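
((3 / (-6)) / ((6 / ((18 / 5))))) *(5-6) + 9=93 / 10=9.30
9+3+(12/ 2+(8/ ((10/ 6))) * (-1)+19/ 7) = 557/ 35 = 15.91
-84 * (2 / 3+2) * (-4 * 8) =7168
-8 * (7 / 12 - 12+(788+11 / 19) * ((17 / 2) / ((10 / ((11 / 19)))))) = -16316356 / 5415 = -3013.18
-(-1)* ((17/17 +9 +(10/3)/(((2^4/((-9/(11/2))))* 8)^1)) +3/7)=10.39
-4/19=-0.21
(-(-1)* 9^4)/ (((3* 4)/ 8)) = 4374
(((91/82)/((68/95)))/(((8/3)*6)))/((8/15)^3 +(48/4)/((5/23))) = 29176875/16666619392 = 0.00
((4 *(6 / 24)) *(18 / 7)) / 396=1 / 154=0.01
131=131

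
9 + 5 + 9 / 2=37 / 2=18.50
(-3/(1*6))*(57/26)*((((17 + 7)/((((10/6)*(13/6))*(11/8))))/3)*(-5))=16416/1859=8.83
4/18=2/9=0.22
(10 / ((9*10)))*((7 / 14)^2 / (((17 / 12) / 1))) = 1 / 51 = 0.02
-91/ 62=-1.47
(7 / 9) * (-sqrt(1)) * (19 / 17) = -133 / 153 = -0.87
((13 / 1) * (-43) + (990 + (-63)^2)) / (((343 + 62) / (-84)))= -24640 / 27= -912.59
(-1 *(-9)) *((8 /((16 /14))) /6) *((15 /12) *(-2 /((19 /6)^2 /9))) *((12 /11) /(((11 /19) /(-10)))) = 1020600 /2299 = 443.93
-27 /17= -1.59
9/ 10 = 0.90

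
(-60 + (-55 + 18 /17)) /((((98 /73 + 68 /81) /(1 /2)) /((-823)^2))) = -7757774832249 /438668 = -17684843.28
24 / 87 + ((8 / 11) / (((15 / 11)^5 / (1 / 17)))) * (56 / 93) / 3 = 29003940872 / 104449753125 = 0.28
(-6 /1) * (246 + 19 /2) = -1533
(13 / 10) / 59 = 13 / 590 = 0.02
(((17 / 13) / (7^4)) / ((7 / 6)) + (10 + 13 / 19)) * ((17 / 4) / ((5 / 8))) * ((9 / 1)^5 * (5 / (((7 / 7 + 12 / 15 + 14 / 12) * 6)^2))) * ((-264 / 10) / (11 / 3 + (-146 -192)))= 10371851716798440 / 1940077943531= 5346.10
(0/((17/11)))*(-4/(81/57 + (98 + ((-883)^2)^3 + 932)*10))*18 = 0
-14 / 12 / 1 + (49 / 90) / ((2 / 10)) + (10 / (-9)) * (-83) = 844 / 9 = 93.78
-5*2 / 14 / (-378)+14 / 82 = 18727 / 108486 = 0.17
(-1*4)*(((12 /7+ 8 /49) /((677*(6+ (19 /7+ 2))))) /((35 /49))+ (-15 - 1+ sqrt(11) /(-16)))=sqrt(11) /4+ 16247632 /253875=64.83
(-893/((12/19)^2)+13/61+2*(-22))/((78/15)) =-100246885/228384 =-438.94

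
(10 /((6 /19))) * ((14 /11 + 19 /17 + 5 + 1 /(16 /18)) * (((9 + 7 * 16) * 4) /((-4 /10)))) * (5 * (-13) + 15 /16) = 68225306875 /3264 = 20902361.17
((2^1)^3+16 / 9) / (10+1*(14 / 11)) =242 / 279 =0.87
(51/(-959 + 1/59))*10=-1003/1886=-0.53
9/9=1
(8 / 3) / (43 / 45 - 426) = -0.01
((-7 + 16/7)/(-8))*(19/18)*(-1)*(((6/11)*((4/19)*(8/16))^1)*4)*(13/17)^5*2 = -742586/9938999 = -0.07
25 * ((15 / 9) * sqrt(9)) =125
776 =776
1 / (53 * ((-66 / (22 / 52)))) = -1 / 8268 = -0.00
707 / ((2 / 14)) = 4949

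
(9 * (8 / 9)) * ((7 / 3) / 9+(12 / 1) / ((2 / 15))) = 19496 / 27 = 722.07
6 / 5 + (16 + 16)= 166 / 5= 33.20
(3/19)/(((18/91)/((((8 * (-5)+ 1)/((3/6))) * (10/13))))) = -910/19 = -47.89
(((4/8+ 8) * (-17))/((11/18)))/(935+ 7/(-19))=-49419/195338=-0.25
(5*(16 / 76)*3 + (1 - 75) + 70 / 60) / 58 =-7943 / 6612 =-1.20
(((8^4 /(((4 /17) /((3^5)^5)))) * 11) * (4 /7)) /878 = 105594273507986.45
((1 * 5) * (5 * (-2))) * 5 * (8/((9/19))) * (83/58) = -1577000/261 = -6042.15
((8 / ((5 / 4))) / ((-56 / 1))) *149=-596 / 35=-17.03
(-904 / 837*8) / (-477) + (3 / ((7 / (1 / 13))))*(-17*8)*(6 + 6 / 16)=-1037788537 / 36331659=-28.56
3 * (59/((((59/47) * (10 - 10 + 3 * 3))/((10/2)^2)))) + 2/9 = 3527/9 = 391.89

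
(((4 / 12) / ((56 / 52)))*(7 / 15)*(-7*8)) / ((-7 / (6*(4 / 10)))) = 208 / 75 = 2.77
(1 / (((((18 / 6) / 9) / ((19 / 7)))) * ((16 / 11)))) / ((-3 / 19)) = -3971 / 112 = -35.46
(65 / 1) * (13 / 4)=845 / 4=211.25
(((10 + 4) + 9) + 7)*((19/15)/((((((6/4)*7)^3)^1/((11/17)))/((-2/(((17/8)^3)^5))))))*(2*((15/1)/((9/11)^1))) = -25884438858311925760/1351953893881652607007623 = -0.00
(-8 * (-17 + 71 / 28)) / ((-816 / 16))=-270 / 119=-2.27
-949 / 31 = -30.61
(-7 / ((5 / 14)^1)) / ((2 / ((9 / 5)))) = -441 / 25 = -17.64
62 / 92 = 31 / 46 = 0.67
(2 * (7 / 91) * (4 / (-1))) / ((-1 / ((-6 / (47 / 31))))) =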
::::::
▶ _The task_:
What is needed is every line of the records that contains the word "sqrt".

▶ _Task answer_:
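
(7 / 9) * (-sqrt(1)) * (19 / 17) = -133 / 153 = -0.87
(-1*4)*(((12 /7+ 8 /49) /((677*(6+ (19 /7+ 2))))) /((35 /49))+ (-15 - 1+ sqrt(11) /(-16)))=sqrt(11) /4+ 16247632 /253875=64.83
25 * ((15 / 9) * sqrt(9)) =125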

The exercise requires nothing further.